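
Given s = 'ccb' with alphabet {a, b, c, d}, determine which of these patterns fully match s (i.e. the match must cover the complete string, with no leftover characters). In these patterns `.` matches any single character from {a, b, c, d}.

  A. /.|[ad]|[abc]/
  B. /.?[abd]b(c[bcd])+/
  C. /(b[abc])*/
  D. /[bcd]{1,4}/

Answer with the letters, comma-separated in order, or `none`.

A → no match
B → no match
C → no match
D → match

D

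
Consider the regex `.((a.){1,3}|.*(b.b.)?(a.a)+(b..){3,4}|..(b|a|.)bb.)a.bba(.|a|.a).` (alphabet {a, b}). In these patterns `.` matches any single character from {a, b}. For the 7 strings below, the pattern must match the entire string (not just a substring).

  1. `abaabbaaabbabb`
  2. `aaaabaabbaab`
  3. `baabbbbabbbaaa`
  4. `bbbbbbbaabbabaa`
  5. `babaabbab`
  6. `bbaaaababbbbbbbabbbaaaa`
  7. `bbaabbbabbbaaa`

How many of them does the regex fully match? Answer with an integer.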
┄┄┄┄┄┄┄┄┄┄┄┄┄┄┄┄┄┄┄┄
Exercise: Once every line above has been checked for the string "matches", give the number of matching lines and nothing more.

Output for this task: 2